> Provided data:
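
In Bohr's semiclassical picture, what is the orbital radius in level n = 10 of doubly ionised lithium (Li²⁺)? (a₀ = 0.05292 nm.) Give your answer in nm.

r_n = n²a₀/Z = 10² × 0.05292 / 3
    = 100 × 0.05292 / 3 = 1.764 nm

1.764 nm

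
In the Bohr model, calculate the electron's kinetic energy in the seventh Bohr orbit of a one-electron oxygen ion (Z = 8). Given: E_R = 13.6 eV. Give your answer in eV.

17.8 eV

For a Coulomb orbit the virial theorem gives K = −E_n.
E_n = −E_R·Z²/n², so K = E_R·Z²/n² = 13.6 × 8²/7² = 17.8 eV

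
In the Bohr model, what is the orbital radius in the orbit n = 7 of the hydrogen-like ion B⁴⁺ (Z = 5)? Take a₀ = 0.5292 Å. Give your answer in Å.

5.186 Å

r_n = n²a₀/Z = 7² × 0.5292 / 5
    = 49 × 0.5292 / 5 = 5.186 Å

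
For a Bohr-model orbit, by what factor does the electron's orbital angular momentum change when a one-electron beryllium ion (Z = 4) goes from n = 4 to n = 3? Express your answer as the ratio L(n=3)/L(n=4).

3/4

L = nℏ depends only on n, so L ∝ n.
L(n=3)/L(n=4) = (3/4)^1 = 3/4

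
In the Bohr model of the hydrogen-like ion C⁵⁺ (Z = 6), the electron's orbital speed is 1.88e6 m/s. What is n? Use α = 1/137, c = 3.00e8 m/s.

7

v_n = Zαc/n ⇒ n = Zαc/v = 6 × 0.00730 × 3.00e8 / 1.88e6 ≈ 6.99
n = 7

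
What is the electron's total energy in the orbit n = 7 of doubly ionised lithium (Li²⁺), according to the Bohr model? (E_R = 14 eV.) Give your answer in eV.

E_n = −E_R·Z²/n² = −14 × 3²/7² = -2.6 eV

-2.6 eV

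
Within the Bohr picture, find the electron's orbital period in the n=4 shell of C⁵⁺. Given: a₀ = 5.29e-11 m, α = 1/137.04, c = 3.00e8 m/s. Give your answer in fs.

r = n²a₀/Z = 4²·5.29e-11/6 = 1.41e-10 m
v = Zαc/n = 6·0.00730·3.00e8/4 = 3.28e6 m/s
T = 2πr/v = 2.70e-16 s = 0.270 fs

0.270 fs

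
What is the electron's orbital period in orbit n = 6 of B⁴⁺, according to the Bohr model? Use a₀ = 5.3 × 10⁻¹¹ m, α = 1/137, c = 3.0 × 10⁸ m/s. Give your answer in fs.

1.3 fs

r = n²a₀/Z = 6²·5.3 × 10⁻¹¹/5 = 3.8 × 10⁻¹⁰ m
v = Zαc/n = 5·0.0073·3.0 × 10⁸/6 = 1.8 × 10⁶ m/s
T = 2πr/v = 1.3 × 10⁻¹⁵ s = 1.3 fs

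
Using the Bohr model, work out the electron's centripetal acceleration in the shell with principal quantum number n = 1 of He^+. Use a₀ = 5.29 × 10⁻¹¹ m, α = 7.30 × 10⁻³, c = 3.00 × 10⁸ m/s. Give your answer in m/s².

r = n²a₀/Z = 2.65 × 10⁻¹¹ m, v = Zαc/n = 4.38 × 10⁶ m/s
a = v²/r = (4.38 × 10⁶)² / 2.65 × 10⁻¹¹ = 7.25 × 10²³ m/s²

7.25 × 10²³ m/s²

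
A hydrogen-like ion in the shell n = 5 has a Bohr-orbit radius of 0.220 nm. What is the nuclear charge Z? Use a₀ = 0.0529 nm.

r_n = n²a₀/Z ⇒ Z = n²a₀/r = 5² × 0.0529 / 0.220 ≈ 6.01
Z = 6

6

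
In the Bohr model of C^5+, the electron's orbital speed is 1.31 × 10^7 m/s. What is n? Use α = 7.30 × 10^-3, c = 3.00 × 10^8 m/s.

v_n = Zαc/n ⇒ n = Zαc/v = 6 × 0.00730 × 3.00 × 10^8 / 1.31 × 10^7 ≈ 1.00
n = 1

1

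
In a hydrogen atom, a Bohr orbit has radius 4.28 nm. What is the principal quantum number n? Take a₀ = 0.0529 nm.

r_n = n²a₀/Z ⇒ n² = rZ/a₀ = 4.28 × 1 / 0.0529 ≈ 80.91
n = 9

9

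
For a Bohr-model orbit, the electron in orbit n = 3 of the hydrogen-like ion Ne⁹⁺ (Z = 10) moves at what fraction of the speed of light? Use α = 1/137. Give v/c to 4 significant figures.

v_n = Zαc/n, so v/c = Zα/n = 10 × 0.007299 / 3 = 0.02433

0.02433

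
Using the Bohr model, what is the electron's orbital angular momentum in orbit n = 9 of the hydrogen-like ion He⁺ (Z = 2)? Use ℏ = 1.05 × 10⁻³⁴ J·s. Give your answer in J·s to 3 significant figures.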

> Prompt:
Go to the line in the listing above that has "A hydrogen-like ion" in it. Set down that line and each one after it, exactly.

> Solved problem:
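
A hydrogen-like ion in the shell n = 5 has a Bohr-orbit radius of 0.220 nm. What is the nuclear charge Z? Use a₀ = 0.0529 nm.

r_n = n²a₀/Z ⇒ Z = n²a₀/r = 5² × 0.0529 / 0.220 ≈ 6.01
Z = 6

6

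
In the Bohr model of C^5+, the electron's orbital speed is 1.31 × 10^7 m/s. What is n? Use α = 7.30 × 10^-3, c = 3.00 × 10^8 m/s.

v_n = Zαc/n ⇒ n = Zαc/v = 6 × 0.00730 × 3.00 × 10^8 / 1.31 × 10^7 ≈ 1.00
n = 1

1

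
In a hydrogen atom, a Bohr orbit has radius 4.28 nm. What is the principal quantum number n? Take a₀ = 0.0529 nm.

r_n = n²a₀/Z ⇒ n² = rZ/a₀ = 4.28 × 1 / 0.0529 ≈ 80.91
n = 9

9

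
For a Bohr-model orbit, the electron in orbit n = 3 of the hydrogen-like ion Ne⁹⁺ (Z = 10) moves at what fraction of the speed of light? Use α = 1/137. Give v/c to 4 significant figures.

v_n = Zαc/n, so v/c = Zα/n = 10 × 0.007299 / 3 = 0.02433

0.02433

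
Using the Bohr model, what is the electron's orbital angular momentum in orbit n = 9 of the hydrogen-like ion He⁺ (Z = 2)? Use ℏ = 1.05 × 10⁻³⁴ J·s. Give your answer in J·s to 3 significant figures.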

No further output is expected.